--- What to do ---
Each line from the one containing "In fruit flies, two" through the last line of the material below is to be transcribed exactly, with nothing else included.
-.-.-
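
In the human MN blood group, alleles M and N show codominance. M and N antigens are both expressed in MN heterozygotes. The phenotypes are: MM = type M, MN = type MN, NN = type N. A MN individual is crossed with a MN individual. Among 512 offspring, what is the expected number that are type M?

Punnett square for MN × MN:
Offspring genotypes: 1 MM, 2 MN, 1 NN
Phenotype counts: 1 type M, 2 type MN, 1 type N
type M: 1 out of 4 → fraction 1/4
Expected count = 1/4 × 512 = 128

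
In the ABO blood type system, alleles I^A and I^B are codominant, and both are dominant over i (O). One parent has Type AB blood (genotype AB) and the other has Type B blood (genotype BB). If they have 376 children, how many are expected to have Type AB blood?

Cross: AB × BB
Possible offspring genotypes: 2 AB, 2 BB
Blood type counts: 2 Type AB, 2 Type B
Probability of Type AB: 2/4 = 1/2
Expected count = 1/2 × 376 = 188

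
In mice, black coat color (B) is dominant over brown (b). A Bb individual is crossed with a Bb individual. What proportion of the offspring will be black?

Punnett square for Bb × Bb:
Offspring genotypes: 1 BB, 2 Bb, 1 bb
black: 3, brown: 1
black: 3 out of 4
Probability: 3/4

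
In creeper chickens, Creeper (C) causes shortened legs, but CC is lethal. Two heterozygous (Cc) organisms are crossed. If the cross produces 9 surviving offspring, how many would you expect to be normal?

Cross: Cc × Cc
Punnett square offspring (before lethality): 1 CC, 2 Cc, 1 cc
The CC genotype is lethal (embryos die); surviving offspring: 2 Cc, 1 cc
normal: 1 out of 3 → fraction 1/3
Expected count = 1/3 × 9 = 3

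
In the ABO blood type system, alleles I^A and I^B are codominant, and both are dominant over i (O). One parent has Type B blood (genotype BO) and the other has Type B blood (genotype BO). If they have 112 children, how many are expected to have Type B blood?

Cross: BO × BO
Possible offspring genotypes: 1 BB, 2 BO, 1 OO
Blood type counts: 3 Type B, 1 Type O
Probability of Type B: 3/4
Expected count = 3/4 × 112 = 84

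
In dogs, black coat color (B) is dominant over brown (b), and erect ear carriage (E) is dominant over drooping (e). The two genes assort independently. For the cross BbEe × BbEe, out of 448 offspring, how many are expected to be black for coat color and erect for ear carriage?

Dihybrid cross BbEe × BbEe — consider each gene separately:
coat color: Bb × Bb → 1 BB, 2 Bb, 1 bb → 3 B_ : 1 bb (out of 4)
ear carriage: Ee × Ee → 1 EE, 2 Ee, 1 ee → 3 E_ : 1 ee (out of 4)
Looking for: black (B_) and erect (E_)
P(black) = 3/4, P(erect) = 3/4
P(both) = 3/4 × 3/4 = 9/16
Expected count = 9/16 × 448 = 252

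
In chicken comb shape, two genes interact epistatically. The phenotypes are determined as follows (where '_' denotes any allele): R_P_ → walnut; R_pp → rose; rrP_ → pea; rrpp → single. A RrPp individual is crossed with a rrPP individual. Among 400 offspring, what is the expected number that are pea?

Cross: RrPp × rrPP — consider each gene separately:
R gene: Rr × rr → 2 Rr, 2 rr → 2 R_ : 2 rr (out of 4)
P gene: Pp × PP → 2 PP, 2 Pp → 4 P_ (out of 4)
Genotype classes (out of 4 × 4 = 16): R_P_ = 2×4 = 8; rrP_ = 2×4 = 8
Apply the phenotype rules: R_P_ (8) → walnut; rrP_ (8) → pea
Phenotype counts (out of 16): 8 walnut, 8 pea
pea: 8 out of 16 → fraction 1/2
Expected count = 1/2 × 400 = 200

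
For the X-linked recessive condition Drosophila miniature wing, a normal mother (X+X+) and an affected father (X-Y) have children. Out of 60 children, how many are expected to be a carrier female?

Cross: X+X+ × X-Y
Offspring: 2 X+X-, 2 X+Y
Probability of a carrier female: 2/4 = 1/2
Expected count = 1/2 × 60 = 30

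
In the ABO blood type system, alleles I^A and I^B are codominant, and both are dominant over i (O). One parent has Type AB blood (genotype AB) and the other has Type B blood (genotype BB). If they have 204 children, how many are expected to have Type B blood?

Cross: AB × BB
Possible offspring genotypes: 2 AB, 2 BB
Blood type counts: 2 Type AB, 2 Type B
Probability of Type B: 2/4 = 1/2
Expected count = 1/2 × 204 = 102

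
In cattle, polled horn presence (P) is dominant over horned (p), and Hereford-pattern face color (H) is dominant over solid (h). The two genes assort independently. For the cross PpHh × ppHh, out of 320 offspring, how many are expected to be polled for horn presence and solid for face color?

Dihybrid cross PpHh × ppHh — consider each gene separately:
horn presence: Pp × pp → 2 Pp, 2 pp → 2 P_ : 2 pp (out of 4)
face color: Hh × Hh → 1 HH, 2 Hh, 1 hh → 3 H_ : 1 hh (out of 4)
Looking for: polled (P_) and solid (hh)
P(polled) = 2/4, P(solid) = 1/4
P(both) = 2/4 × 1/4 = 2/16 = 1/8
Expected count = 1/8 × 320 = 40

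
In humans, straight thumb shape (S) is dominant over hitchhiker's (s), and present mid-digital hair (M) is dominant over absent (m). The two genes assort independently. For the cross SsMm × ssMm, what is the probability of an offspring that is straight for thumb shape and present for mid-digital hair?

Dihybrid cross SsMm × ssMm — consider each gene separately:
thumb shape: Ss × ss → 2 Ss, 2 ss → 2 S_ : 2 ss (out of 4)
mid-digital hair: Mm × Mm → 1 MM, 2 Mm, 1 mm → 3 M_ : 1 mm (out of 4)
Looking for: straight (S_) and present (M_)
P(straight) = 2/4, P(present) = 3/4
P(both) = 2/4 × 3/4 = 6/16 = 3/8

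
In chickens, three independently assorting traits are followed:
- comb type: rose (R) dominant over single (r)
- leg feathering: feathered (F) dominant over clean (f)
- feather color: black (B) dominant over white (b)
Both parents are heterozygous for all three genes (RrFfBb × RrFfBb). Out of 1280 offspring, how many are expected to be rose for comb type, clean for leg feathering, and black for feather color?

Trihybrid cross: RrFfBb × RrFfBb
Each trait segregates independently with a 3:1 phenotypic ratio, so each gene contributes 3/4 (dominant) or 1/4 (recessive).
Target: rose (comb type), clean (leg feathering), black (feather color)
Probability = product of independent per-trait probabilities
= 3/4 × 1/4 × 3/4 = 9/64
Expected count = 9/64 × 1280 = 180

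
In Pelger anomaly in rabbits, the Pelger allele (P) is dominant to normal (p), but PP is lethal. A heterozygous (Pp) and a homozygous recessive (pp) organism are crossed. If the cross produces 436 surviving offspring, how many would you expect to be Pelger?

Cross: Pp × pp
Punnett square offspring (before lethality): 2 Pp, 2 pp
No PP offspring are produced in this cross.
Pelger: 2 out of 4 → fraction 1/2
Expected count = 1/2 × 436 = 218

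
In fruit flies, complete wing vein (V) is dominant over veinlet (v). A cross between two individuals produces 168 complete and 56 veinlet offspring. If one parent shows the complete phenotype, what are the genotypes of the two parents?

Observed offspring: 168 complete, 56 veinlet
The observed ratio simplifies to 3:1. Veinlet (vv) offspring appear, so each parent must contribute one v allele. The parent stated to show complete carries V, so it is Vv. The other parent is then either Vv or vv: Vv × vv would give a 1:1 split, whereas Vv × Vv gives 3:1 — matching the data. So both parents are heterozygous (Vv × Vv).
Parent genotypes: Vv × Vv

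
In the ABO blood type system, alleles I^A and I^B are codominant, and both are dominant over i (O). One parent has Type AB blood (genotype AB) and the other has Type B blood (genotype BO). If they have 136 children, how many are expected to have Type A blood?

Cross: AB × BO
Possible offspring genotypes: 1 AB, 1 AO, 1 BB, 1 BO
Blood type counts: 1 Type AB, 1 Type A, 2 Type B
Probability of Type A: 1/4
Expected count = 1/4 × 136 = 34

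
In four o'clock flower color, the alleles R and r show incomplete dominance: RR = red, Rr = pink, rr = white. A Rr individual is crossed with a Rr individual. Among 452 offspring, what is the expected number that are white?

Punnett square for Rr × Rr:
Offspring genotypes: 1 RR, 2 Rr, 1 rr
Phenotype counts: 1 red, 2 pink, 1 white
white: 1 out of 4 → fraction 1/4
Expected count = 1/4 × 452 = 113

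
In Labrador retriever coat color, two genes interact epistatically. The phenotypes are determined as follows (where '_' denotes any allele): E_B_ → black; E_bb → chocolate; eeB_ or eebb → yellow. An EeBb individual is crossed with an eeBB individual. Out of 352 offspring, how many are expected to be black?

Cross: EeBb × eeBB — consider each gene separately:
E gene: Ee × ee → 2 Ee, 2 ee → 2 E_ : 2 ee (out of 4)
B gene: Bb × BB → 2 BB, 2 Bb → 4 B_ (out of 4)
Genotype classes (out of 4 × 4 = 16): E_B_ = 2×4 = 8; eeB_ = 2×4 = 8
Apply the phenotype rules: E_B_ (8) → black; eeB_ (8) → yellow
Phenotype counts (out of 16): 8 black, 8 yellow
black: 8 out of 16 → fraction 1/2
Expected count = 1/2 × 352 = 176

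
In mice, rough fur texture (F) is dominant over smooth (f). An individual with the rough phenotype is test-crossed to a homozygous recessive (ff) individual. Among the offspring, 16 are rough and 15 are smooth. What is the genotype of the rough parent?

Test cross: ? × ff
Offspring: 16 rough, 15 smooth — approximately 1:1.
A 1:1 ratio in a test cross indicates the unknown parent is heterozygous (Ff).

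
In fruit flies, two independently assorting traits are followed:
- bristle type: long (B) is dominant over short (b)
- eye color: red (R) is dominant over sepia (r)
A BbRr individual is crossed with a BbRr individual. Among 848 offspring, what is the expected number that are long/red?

Dihybrid cross BbRr × BbRr — consider each gene separately:
bristle type: Bb × Bb → 1 BB, 2 Bb, 1 bb → 3 B_ : 1 bb (out of 4)
eye color: Rr × Rr → 1 RR, 2 Rr, 1 rr → 3 R_ : 1 rr (out of 4)
Combine (counts out of 4 × 4 = 16): long/red (B_R_) = 3×3 = 9; long/sepia (B_rr) = 3×1 = 3; short/red (bbR_) = 1×3 = 3; short/sepia (bbrr) = 1×1 = 1
Phenotype counts (out of 16): 9 long/red, 3 long/sepia, 3 short/red, 1 short/sepia
long/red: 9 out of 16 → fraction 9/16
Expected count = 9/16 × 848 = 477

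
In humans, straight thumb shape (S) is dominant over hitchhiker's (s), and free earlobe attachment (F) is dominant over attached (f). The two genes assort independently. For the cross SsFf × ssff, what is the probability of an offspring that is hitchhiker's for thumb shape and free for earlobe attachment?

Dihybrid cross SsFf × ssff — consider each gene separately:
thumb shape: Ss × ss → 2 Ss, 2 ss → 2 S_ : 2 ss (out of 4)
earlobe attachment: Ff × ff → 2 Ff, 2 ff → 2 F_ : 2 ff (out of 4)
Looking for: hitchhiker's (ss) and free (F_)
P(hitchhiker's) = 2/4, P(free) = 2/4
P(both) = 2/4 × 2/4 = 4/16 = 1/4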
-.-.-
--- Reply ---
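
In fruit flies, two independently assorting traits are followed:
- bristle type: long (B) is dominant over short (b)
- eye color: red (R) is dominant over sepia (r)
A BbRr individual is crossed with a BbRr individual. Among 848 offspring, what is the expected number that are long/red?

Dihybrid cross BbRr × BbRr — consider each gene separately:
bristle type: Bb × Bb → 1 BB, 2 Bb, 1 bb → 3 B_ : 1 bb (out of 4)
eye color: Rr × Rr → 1 RR, 2 Rr, 1 rr → 3 R_ : 1 rr (out of 4)
Combine (counts out of 4 × 4 = 16): long/red (B_R_) = 3×3 = 9; long/sepia (B_rr) = 3×1 = 3; short/red (bbR_) = 1×3 = 3; short/sepia (bbrr) = 1×1 = 1
Phenotype counts (out of 16): 9 long/red, 3 long/sepia, 3 short/red, 1 short/sepia
long/red: 9 out of 16 → fraction 9/16
Expected count = 9/16 × 848 = 477

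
In humans, straight thumb shape (S) is dominant over hitchhiker's (s), and free earlobe attachment (F) is dominant over attached (f). The two genes assort independently. For the cross SsFf × ssff, what is the probability of an offspring that is hitchhiker's for thumb shape and free for earlobe attachment?

Dihybrid cross SsFf × ssff — consider each gene separately:
thumb shape: Ss × ss → 2 Ss, 2 ss → 2 S_ : 2 ss (out of 4)
earlobe attachment: Ff × ff → 2 Ff, 2 ff → 2 F_ : 2 ff (out of 4)
Looking for: hitchhiker's (ss) and free (F_)
P(hitchhiker's) = 2/4, P(free) = 2/4
P(both) = 2/4 × 2/4 = 4/16 = 1/4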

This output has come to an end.